**EXERCISE:** Below are lines of data; restate word for word those running from the line containing "11. seek(-8, END)" to the line containing "11. seek(+5, CUR)", inclusive, and no others.

**EXERCISE DATA:**

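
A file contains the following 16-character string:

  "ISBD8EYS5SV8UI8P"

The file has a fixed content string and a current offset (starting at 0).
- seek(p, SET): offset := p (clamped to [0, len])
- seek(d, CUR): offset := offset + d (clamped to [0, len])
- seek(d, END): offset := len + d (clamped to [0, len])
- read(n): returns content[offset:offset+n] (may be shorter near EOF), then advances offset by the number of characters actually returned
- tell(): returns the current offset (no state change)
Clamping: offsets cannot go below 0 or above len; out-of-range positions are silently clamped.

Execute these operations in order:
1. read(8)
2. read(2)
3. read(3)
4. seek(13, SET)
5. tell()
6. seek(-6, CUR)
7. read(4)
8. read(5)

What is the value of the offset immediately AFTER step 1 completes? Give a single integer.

After 1 (read(8)): returned 'ISBD8EYS', offset=8

Answer: 8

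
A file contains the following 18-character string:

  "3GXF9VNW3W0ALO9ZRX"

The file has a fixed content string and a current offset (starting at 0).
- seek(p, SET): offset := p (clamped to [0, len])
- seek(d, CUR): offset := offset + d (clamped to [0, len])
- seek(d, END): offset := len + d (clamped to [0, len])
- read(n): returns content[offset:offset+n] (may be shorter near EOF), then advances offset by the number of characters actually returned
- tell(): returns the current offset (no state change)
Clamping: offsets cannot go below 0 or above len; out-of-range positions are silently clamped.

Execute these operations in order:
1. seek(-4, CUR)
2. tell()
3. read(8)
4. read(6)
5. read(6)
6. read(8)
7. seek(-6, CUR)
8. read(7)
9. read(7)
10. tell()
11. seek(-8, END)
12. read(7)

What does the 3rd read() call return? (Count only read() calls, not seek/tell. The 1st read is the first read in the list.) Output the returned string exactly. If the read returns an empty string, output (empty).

Answer: 9ZRX

Derivation:
After 1 (seek(-4, CUR)): offset=0
After 2 (tell()): offset=0
After 3 (read(8)): returned '3GXF9VNW', offset=8
After 4 (read(6)): returned '3W0ALO', offset=14
After 5 (read(6)): returned '9ZRX', offset=18
After 6 (read(8)): returned '', offset=18
After 7 (seek(-6, CUR)): offset=12
After 8 (read(7)): returned 'LO9ZRX', offset=18
After 9 (read(7)): returned '', offset=18
After 10 (tell()): offset=18
After 11 (seek(-8, END)): offset=10
After 12 (read(7)): returned '0ALO9ZR', offset=17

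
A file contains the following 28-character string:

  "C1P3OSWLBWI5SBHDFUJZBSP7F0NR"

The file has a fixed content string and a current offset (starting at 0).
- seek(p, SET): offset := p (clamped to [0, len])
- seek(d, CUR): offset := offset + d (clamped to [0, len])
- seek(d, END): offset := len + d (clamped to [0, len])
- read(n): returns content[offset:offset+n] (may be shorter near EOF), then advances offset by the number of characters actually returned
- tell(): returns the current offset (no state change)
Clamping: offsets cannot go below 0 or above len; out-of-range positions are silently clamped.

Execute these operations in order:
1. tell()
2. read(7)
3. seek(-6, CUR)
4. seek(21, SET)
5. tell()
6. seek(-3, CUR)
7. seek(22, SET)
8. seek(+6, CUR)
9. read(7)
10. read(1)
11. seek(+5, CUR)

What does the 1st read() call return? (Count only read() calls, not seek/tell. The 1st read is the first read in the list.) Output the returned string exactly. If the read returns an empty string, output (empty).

Answer: C1P3OSW

Derivation:
After 1 (tell()): offset=0
After 2 (read(7)): returned 'C1P3OSW', offset=7
After 3 (seek(-6, CUR)): offset=1
After 4 (seek(21, SET)): offset=21
After 5 (tell()): offset=21
After 6 (seek(-3, CUR)): offset=18
After 7 (seek(22, SET)): offset=22
After 8 (seek(+6, CUR)): offset=28
After 9 (read(7)): returned '', offset=28
After 10 (read(1)): returned '', offset=28
After 11 (seek(+5, CUR)): offset=28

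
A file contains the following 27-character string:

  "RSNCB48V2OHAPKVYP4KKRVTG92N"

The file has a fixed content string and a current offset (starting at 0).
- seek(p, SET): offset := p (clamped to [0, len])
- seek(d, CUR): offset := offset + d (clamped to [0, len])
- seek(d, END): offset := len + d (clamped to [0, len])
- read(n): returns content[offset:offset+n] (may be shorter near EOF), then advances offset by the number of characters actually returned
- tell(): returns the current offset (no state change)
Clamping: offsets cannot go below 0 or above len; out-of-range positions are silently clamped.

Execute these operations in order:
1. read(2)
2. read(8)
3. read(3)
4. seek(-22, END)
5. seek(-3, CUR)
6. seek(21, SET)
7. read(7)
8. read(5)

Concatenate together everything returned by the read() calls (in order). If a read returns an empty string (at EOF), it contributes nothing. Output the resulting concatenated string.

Answer: RSNCB48V2OHAPVTG92N

Derivation:
After 1 (read(2)): returned 'RS', offset=2
After 2 (read(8)): returned 'NCB48V2O', offset=10
After 3 (read(3)): returned 'HAP', offset=13
After 4 (seek(-22, END)): offset=5
After 5 (seek(-3, CUR)): offset=2
After 6 (seek(21, SET)): offset=21
After 7 (read(7)): returned 'VTG92N', offset=27
After 8 (read(5)): returned '', offset=27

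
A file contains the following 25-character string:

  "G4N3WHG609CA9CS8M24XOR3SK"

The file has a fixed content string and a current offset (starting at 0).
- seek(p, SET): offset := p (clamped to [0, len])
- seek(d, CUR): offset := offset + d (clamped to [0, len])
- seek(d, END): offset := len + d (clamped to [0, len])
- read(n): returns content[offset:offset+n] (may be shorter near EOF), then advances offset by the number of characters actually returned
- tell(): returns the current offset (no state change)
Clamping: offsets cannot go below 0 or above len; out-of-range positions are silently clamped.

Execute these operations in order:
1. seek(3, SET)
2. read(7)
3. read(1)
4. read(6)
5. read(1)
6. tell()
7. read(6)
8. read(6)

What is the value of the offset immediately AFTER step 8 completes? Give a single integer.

After 1 (seek(3, SET)): offset=3
After 2 (read(7)): returned '3WHG609', offset=10
After 3 (read(1)): returned 'C', offset=11
After 4 (read(6)): returned 'A9CS8M', offset=17
After 5 (read(1)): returned '2', offset=18
After 6 (tell()): offset=18
After 7 (read(6)): returned '4XOR3S', offset=24
After 8 (read(6)): returned 'K', offset=25

Answer: 25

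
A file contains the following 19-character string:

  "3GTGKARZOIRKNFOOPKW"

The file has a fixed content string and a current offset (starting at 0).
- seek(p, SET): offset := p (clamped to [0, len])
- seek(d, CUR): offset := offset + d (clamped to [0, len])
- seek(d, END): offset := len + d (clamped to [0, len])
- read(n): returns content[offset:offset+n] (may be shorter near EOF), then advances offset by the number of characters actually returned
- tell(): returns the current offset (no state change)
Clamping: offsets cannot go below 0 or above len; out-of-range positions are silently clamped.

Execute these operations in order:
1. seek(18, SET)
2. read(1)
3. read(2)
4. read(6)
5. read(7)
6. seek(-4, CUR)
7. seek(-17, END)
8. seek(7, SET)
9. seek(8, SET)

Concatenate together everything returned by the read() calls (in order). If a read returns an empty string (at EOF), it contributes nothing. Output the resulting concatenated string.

Answer: W

Derivation:
After 1 (seek(18, SET)): offset=18
After 2 (read(1)): returned 'W', offset=19
After 3 (read(2)): returned '', offset=19
After 4 (read(6)): returned '', offset=19
After 5 (read(7)): returned '', offset=19
After 6 (seek(-4, CUR)): offset=15
After 7 (seek(-17, END)): offset=2
After 8 (seek(7, SET)): offset=7
After 9 (seek(8, SET)): offset=8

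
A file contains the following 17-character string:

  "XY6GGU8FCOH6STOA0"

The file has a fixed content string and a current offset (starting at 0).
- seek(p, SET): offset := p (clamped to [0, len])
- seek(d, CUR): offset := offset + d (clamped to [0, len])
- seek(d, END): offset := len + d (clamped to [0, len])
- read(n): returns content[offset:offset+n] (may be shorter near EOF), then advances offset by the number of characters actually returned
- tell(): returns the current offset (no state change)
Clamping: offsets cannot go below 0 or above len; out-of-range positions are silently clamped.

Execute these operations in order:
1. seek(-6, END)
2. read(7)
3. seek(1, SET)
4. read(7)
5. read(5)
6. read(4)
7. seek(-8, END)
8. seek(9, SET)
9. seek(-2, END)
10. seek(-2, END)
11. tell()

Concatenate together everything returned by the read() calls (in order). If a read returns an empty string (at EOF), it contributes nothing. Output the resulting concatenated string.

Answer: 6STOA0Y6GGU8FCOH6STOA0

Derivation:
After 1 (seek(-6, END)): offset=11
After 2 (read(7)): returned '6STOA0', offset=17
After 3 (seek(1, SET)): offset=1
After 4 (read(7)): returned 'Y6GGU8F', offset=8
After 5 (read(5)): returned 'COH6S', offset=13
After 6 (read(4)): returned 'TOA0', offset=17
After 7 (seek(-8, END)): offset=9
After 8 (seek(9, SET)): offset=9
After 9 (seek(-2, END)): offset=15
After 10 (seek(-2, END)): offset=15
After 11 (tell()): offset=15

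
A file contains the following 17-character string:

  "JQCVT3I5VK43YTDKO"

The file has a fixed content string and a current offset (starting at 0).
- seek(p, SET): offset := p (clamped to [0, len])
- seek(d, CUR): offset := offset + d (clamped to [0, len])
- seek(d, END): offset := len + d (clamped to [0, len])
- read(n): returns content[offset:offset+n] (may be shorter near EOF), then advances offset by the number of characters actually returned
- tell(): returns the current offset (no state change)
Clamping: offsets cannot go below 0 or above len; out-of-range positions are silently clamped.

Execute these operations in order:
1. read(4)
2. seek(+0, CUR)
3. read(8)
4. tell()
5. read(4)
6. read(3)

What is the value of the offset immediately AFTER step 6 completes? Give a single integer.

After 1 (read(4)): returned 'JQCV', offset=4
After 2 (seek(+0, CUR)): offset=4
After 3 (read(8)): returned 'T3I5VK43', offset=12
After 4 (tell()): offset=12
After 5 (read(4)): returned 'YTDK', offset=16
After 6 (read(3)): returned 'O', offset=17

Answer: 17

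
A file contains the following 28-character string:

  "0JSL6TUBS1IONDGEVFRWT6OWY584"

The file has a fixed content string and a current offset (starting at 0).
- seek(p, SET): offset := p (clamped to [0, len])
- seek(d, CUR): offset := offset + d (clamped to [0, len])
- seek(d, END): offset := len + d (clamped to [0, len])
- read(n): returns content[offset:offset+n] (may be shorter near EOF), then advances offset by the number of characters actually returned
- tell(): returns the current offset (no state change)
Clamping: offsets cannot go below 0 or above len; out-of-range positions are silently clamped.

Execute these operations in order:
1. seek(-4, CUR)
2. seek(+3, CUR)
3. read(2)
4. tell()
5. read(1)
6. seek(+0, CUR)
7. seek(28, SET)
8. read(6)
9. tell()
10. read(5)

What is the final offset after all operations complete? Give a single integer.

After 1 (seek(-4, CUR)): offset=0
After 2 (seek(+3, CUR)): offset=3
After 3 (read(2)): returned 'L6', offset=5
After 4 (tell()): offset=5
After 5 (read(1)): returned 'T', offset=6
After 6 (seek(+0, CUR)): offset=6
After 7 (seek(28, SET)): offset=28
After 8 (read(6)): returned '', offset=28
After 9 (tell()): offset=28
After 10 (read(5)): returned '', offset=28

Answer: 28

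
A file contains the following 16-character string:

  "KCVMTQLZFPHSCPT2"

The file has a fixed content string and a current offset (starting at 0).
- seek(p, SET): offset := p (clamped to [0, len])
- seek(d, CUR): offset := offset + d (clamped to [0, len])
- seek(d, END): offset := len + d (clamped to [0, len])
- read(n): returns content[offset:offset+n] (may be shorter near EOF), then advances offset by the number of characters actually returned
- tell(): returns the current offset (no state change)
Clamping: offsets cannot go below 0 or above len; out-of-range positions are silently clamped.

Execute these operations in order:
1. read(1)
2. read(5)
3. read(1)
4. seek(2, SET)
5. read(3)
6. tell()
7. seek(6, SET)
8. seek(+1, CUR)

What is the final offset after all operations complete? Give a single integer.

After 1 (read(1)): returned 'K', offset=1
After 2 (read(5)): returned 'CVMTQ', offset=6
After 3 (read(1)): returned 'L', offset=7
After 4 (seek(2, SET)): offset=2
After 5 (read(3)): returned 'VMT', offset=5
After 6 (tell()): offset=5
After 7 (seek(6, SET)): offset=6
After 8 (seek(+1, CUR)): offset=7

Answer: 7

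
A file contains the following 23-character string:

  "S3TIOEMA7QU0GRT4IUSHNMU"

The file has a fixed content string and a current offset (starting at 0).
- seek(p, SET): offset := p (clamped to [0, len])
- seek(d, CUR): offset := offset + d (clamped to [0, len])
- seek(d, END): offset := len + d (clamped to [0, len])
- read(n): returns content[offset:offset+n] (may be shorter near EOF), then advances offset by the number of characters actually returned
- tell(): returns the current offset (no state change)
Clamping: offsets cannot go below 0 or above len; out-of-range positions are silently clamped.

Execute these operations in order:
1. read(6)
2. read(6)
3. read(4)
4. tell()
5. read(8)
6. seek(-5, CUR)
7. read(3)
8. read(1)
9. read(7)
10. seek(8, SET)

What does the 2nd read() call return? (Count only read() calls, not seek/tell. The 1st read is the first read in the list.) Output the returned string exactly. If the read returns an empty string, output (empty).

After 1 (read(6)): returned 'S3TIOE', offset=6
After 2 (read(6)): returned 'MA7QU0', offset=12
After 3 (read(4)): returned 'GRT4', offset=16
After 4 (tell()): offset=16
After 5 (read(8)): returned 'IUSHNMU', offset=23
After 6 (seek(-5, CUR)): offset=18
After 7 (read(3)): returned 'SHN', offset=21
After 8 (read(1)): returned 'M', offset=22
After 9 (read(7)): returned 'U', offset=23
After 10 (seek(8, SET)): offset=8

Answer: MA7QU0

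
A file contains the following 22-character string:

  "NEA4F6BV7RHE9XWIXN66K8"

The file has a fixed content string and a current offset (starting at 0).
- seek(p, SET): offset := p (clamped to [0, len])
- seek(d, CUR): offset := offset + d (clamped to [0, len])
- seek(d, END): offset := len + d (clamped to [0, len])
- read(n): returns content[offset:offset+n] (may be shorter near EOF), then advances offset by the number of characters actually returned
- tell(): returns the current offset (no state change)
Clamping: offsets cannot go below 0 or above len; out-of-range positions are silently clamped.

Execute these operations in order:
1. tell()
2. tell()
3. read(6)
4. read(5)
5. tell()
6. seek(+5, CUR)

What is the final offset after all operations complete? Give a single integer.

After 1 (tell()): offset=0
After 2 (tell()): offset=0
After 3 (read(6)): returned 'NEA4F6', offset=6
After 4 (read(5)): returned 'BV7RH', offset=11
After 5 (tell()): offset=11
After 6 (seek(+5, CUR)): offset=16

Answer: 16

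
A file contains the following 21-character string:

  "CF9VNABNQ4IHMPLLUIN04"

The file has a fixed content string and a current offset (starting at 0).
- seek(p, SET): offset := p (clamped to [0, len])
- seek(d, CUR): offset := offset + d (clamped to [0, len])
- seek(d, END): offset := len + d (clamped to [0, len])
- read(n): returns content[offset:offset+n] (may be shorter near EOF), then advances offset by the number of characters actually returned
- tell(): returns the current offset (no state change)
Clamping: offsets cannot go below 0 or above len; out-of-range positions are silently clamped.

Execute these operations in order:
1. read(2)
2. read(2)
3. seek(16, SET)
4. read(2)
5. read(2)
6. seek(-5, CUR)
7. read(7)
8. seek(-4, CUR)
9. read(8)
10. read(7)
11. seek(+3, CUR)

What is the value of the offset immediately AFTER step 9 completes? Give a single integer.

After 1 (read(2)): returned 'CF', offset=2
After 2 (read(2)): returned '9V', offset=4
After 3 (seek(16, SET)): offset=16
After 4 (read(2)): returned 'UI', offset=18
After 5 (read(2)): returned 'N0', offset=20
After 6 (seek(-5, CUR)): offset=15
After 7 (read(7)): returned 'LUIN04', offset=21
After 8 (seek(-4, CUR)): offset=17
After 9 (read(8)): returned 'IN04', offset=21

Answer: 21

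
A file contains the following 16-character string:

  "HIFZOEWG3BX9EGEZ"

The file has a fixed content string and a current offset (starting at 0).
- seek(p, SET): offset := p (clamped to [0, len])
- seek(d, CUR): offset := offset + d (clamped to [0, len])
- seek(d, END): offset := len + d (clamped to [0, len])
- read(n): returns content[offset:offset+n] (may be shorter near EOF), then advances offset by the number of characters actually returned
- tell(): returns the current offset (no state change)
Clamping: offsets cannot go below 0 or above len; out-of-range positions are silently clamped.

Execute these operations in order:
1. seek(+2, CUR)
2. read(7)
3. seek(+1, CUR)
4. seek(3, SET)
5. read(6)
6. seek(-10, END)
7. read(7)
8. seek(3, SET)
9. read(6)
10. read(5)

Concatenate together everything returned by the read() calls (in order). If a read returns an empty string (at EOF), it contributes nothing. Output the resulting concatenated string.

After 1 (seek(+2, CUR)): offset=2
After 2 (read(7)): returned 'FZOEWG3', offset=9
After 3 (seek(+1, CUR)): offset=10
After 4 (seek(3, SET)): offset=3
After 5 (read(6)): returned 'ZOEWG3', offset=9
After 6 (seek(-10, END)): offset=6
After 7 (read(7)): returned 'WG3BX9E', offset=13
After 8 (seek(3, SET)): offset=3
After 9 (read(6)): returned 'ZOEWG3', offset=9
After 10 (read(5)): returned 'BX9EG', offset=14

Answer: FZOEWG3ZOEWG3WG3BX9EZOEWG3BX9EG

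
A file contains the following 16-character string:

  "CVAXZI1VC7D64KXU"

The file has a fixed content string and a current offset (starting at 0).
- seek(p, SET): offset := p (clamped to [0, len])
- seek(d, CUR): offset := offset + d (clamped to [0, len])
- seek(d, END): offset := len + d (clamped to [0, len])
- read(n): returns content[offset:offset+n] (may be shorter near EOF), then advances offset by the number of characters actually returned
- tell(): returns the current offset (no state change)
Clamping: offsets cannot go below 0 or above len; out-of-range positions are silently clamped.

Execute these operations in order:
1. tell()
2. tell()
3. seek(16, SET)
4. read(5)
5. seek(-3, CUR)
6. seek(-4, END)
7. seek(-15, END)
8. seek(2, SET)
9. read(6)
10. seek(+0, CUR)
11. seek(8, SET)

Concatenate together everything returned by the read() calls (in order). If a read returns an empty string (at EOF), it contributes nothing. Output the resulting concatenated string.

After 1 (tell()): offset=0
After 2 (tell()): offset=0
After 3 (seek(16, SET)): offset=16
After 4 (read(5)): returned '', offset=16
After 5 (seek(-3, CUR)): offset=13
After 6 (seek(-4, END)): offset=12
After 7 (seek(-15, END)): offset=1
After 8 (seek(2, SET)): offset=2
After 9 (read(6)): returned 'AXZI1V', offset=8
After 10 (seek(+0, CUR)): offset=8
After 11 (seek(8, SET)): offset=8

Answer: AXZI1V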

**WRITTEN RESPONSE:**
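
11. seek(-8, END)
12. read(7)

What does the 3rd read() call return? (Count only read() calls, not seek/tell. The 1st read is the first read in the list.) Output the returned string exactly. If the read returns an empty string, output (empty).

Answer: 9ZRX

Derivation:
After 1 (seek(-4, CUR)): offset=0
After 2 (tell()): offset=0
After 3 (read(8)): returned '3GXF9VNW', offset=8
After 4 (read(6)): returned '3W0ALO', offset=14
After 5 (read(6)): returned '9ZRX', offset=18
After 6 (read(8)): returned '', offset=18
After 7 (seek(-6, CUR)): offset=12
After 8 (read(7)): returned 'LO9ZRX', offset=18
After 9 (read(7)): returned '', offset=18
After 10 (tell()): offset=18
After 11 (seek(-8, END)): offset=10
After 12 (read(7)): returned '0ALO9ZR', offset=17

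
A file contains the following 28-character string:

  "C1P3OSWLBWI5SBHDFUJZBSP7F0NR"

The file has a fixed content string and a current offset (starting at 0).
- seek(p, SET): offset := p (clamped to [0, len])
- seek(d, CUR): offset := offset + d (clamped to [0, len])
- seek(d, END): offset := len + d (clamped to [0, len])
- read(n): returns content[offset:offset+n] (may be shorter near EOF), then advances offset by the number of characters actually returned
- tell(): returns the current offset (no state change)
Clamping: offsets cannot go below 0 or above len; out-of-range positions are silently clamped.

Execute these operations in order:
1. tell()
2. read(7)
3. seek(-6, CUR)
4. seek(21, SET)
5. tell()
6. seek(-3, CUR)
7. seek(22, SET)
8. seek(+6, CUR)
9. read(7)
10. read(1)
11. seek(+5, CUR)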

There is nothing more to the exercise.